Records contained in a dataset
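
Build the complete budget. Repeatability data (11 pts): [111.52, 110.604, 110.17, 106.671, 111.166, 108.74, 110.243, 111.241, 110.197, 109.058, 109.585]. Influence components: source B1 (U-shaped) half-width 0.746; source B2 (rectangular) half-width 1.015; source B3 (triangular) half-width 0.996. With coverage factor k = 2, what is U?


mean = (111.52 + 110.604 + 110.17 + 106.671 + 111.166 + 108.74 + 110.243 + 111.241 + 110.197 + 109.058 + 109.585) / 11 = 109.9268182
s = sqrt(sum((x - mean)^2)/(n-1)) = 1.391838
u_A = s / sqrt(n) = 1.391838 / sqrt(11) = 0.41965495
u_B1 = 0.746 / sqrt(2) = 0.52750166
u_B2 = 1.015 / sqrt(3) = 0.58601052
u_B3 = 0.996 / sqrt(6) = 0.4066153
uc = sqrt(0.41965495^2 + 0.52750166^2 + 0.58601052^2 + 0.4066153^2) = 0.98138301
U = k * uc = 2 * 0.98138301
U = 1.9628

1.9628


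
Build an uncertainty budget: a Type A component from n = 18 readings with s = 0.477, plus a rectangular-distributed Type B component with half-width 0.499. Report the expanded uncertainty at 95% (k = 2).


u_A = s / sqrt(n) = 0.477 / sqrt(18) = 0.11242998
u_B = half_width / sqrt(3) = 0.499 / sqrt(3) = 0.28809778
uc = sqrt(u_A^2 + u_B^2) = sqrt(0.11242998^2 + 0.28809778^2) = 0.30925852
U = k * uc = 2 * 0.30925852
U = 0.6185

0.6185


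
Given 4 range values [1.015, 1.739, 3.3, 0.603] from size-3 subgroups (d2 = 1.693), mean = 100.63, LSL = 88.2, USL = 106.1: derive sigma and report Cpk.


R_bar = (1.015 + 1.739 + 3.3 + 0.603) / 4 = 1.66425
sigma = R_bar / d2 = 1.66425 / 1.693 = 0.98301831
Cp = (USL - LSL)/(6*sigma) = (106.1 - 88.2)/(6*0.98301831) = 3.0349
Cpu = (106.1 - 100.63)/(3*0.98301831) = 1.8548
Cpl = (100.63 - 88.2)/(3*0.98301831) = 4.2149
Cpk = min(Cpu, Cpl) = 1.8548

1.8548


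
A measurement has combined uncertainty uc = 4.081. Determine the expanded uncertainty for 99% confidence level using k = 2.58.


U = k * uc
U = 2.58 * 4.081
U = 10.5290

10.5290


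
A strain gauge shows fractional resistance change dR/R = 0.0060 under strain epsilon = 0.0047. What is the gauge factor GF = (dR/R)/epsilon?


GF = (dR/R) / epsilon
= 0.0060 / 0.0047
= 1.2766

1.2766


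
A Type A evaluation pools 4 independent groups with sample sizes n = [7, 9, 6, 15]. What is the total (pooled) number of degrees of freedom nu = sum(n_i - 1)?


nu = sum_i (n_i - 1)
nu = ((7 - 1) + (9 - 1) + (6 - 1) + (15 - 1))
nu = 6 + 8 + 5 + 14
nu = 33

33


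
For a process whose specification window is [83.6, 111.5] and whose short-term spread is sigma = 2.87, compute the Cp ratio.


Cp = (USL - LSL) / (6 * sigma)
= (111.5 - 83.6) / (6 * 2.87)
= 27.9000 / 17.2200
= 1.6202

1.6202


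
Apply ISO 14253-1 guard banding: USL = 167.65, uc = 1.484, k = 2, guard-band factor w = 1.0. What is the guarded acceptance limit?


U = k * uc = 2 * 1.484 = 2.968
guard band g = w * U = 1.0 * 2.968 = 2.968
AL = USL - g = 167.65 - 2.968
AL = 164.6820

164.6820


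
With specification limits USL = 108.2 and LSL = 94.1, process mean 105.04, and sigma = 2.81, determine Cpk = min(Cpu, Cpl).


Cpu = (USL - mean) / (3*sigma) = (108.2 - 105.04) / (3*2.81) = 0.3749
Cpl = (mean - LSL) / (3*sigma) = (105.04 - 94.1) / (3*2.81) = 1.2977
Cpk = min(Cpu, Cpl) = 0.3749

0.3749


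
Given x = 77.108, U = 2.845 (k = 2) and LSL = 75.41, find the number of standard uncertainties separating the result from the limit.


u = U / k = 2.845 / 2 = 1.4225
margin = |LSL - x| = |75.41 - 77.108| = 1.698
z = margin / u = 1.698 / 1.4225
z = 1.1937

1.1937


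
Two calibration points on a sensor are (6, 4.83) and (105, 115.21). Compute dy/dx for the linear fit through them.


slope = (y2 - y1) / (x2 - x1)
= (115.21 - 4.83) / (105 - 6)
= 110.3800 / 99
= 1.1149

1.1149


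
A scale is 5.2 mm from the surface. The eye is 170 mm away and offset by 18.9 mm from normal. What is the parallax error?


error = h * offset / d
= 5.2 * 18.9 / 170
= 0.5781

0.5781


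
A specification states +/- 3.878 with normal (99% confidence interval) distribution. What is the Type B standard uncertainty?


u_B = half_width / 2.576
u_B = 3.878 / 2.576
u_B = 1.5054

1.5054


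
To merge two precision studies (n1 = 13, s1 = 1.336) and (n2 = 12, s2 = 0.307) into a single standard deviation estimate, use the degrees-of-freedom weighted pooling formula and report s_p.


s_p = sqrt(((n1-1)*s1^2 + (n2-1)*s2^2) / (n1+n2-2))
numerator = (13-1)*1.336^2 + (12-1)*0.307^2 = 21.418752 + 1.036739 = 22.455491
denominator = 13 + 12 - 2 = 23
s_p^2 = 22.455491 / 23 = 0.9763257
s_p = sqrt(0.9763257) = 0.9881

0.9881


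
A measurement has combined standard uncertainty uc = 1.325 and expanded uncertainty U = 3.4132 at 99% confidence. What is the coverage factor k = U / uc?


k = U / uc
k = 3.4132 / 1.325
k = 2.576

2.576


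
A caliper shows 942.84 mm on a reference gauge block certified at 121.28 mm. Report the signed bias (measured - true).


Systematic error = measured - true
= 942.84 - 121.28
= 821.5600

821.5600


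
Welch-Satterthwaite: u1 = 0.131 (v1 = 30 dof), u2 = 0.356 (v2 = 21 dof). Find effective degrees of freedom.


uc = sqrt(u1^2 + u2^2) = sqrt(0.131^2 + 0.356^2) = 0.37933758
v_eff = uc^4 / (u1^4/v1 + u2^4/v2)
= 0.37933758^4 / (0.131^4/30 + 0.356^4/21)
= 0.020706346 / 0.00077467446
v_eff = 26.7291

26.7291


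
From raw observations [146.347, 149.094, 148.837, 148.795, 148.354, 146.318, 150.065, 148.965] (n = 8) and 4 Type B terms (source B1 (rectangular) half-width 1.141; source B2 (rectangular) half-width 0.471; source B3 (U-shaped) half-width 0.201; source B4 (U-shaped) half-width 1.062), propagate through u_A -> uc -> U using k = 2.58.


mean = (146.347 + 149.094 + 148.837 + 148.795 + 148.354 + 146.318 + 150.065 + 148.965) / 8 = 148.346875
s = sqrt(sum((x - mean)^2)/(n-1)) = 1.3335854
u_A = s / sqrt(n) = 1.3335854 / sqrt(8) = 0.47149364
u_B1 = 1.141 / sqrt(3) = 0.65875666
u_B2 = 0.471 / sqrt(3) = 0.27193198
u_B3 = 0.201 / sqrt(2) = 0.14212846
u_B4 = 1.062 / sqrt(2) = 0.7509474
uc = sqrt(0.47149364^2 + 0.65875666^2 + 0.27193198^2 + 0.14212846^2 + 0.7509474^2) = 1.146445
U = k * uc = 2.58 * 1.146445
U = 2.9578

2.9578


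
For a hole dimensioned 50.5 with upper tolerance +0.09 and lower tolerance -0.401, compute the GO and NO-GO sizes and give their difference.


GO = nominal - lower_tol (smallest hole = maximum material condition)
GO = 50.5 - 0.401 = 50.099
NO-GO = nominal + upper_tol (largest hole = least material condition)
NO-GO = 50.5 + 0.09 = 50.59
spread = NO-GO - GO = 50.59 - 50.099 = 0.4910

0.4910


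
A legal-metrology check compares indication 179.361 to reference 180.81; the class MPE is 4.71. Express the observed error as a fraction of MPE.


e = indication - reference = 179.361 - 180.81 = -1.4490
|e| = 1.4490
ratio = |e| / MPE = 1.4490 / 4.71
ratio = 0.3076

0.3076


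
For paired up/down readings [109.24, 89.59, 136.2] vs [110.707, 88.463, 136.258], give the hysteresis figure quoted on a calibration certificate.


|109.24 - 110.707| = 1.4670
|89.59 - 88.463| = 1.1270
|136.2 - 136.258| = 0.0580
hysteresis = max(diffs) = 1.4670

1.4670


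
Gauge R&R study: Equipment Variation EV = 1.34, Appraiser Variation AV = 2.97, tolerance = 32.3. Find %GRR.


GRR = sqrt(EV^2 + AV^2) = sqrt(1.34^2 + 2.97^2) = 3.2582971
%GRR = GRR / tol * 100 = 3.2582971 / 32.3 * 100
%GRR = 10.0876

10.0876


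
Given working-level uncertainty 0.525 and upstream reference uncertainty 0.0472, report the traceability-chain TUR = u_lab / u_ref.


TUR = u_lab / u_ref
= 0.525 / 0.0472
= 11.1229

11.1229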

Exercise instructions ::
Please return the span of lines above that opens with the one containing "A legal-metrology check" and closes with the final line, both included, exactly as written and nothing more.

Answer space ::
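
A legal-metrology check compares indication 179.361 to reference 180.81; the class MPE is 4.71. Express the observed error as a fraction of MPE.


e = indication - reference = 179.361 - 180.81 = -1.4490
|e| = 1.4490
ratio = |e| / MPE = 1.4490 / 4.71
ratio = 0.3076

0.3076


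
For paired up/down readings [109.24, 89.59, 136.2] vs [110.707, 88.463, 136.258], give the hysteresis figure quoted on a calibration certificate.


|109.24 - 110.707| = 1.4670
|89.59 - 88.463| = 1.1270
|136.2 - 136.258| = 0.0580
hysteresis = max(diffs) = 1.4670

1.4670


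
Gauge R&R study: Equipment Variation EV = 1.34, Appraiser Variation AV = 2.97, tolerance = 32.3. Find %GRR.


GRR = sqrt(EV^2 + AV^2) = sqrt(1.34^2 + 2.97^2) = 3.2582971
%GRR = GRR / tol * 100 = 3.2582971 / 32.3 * 100
%GRR = 10.0876

10.0876


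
Given working-level uncertainty 0.525 and upstream reference uncertainty 0.0472, report the traceability-chain TUR = u_lab / u_ref.


TUR = u_lab / u_ref
= 0.525 / 0.0472
= 11.1229

11.1229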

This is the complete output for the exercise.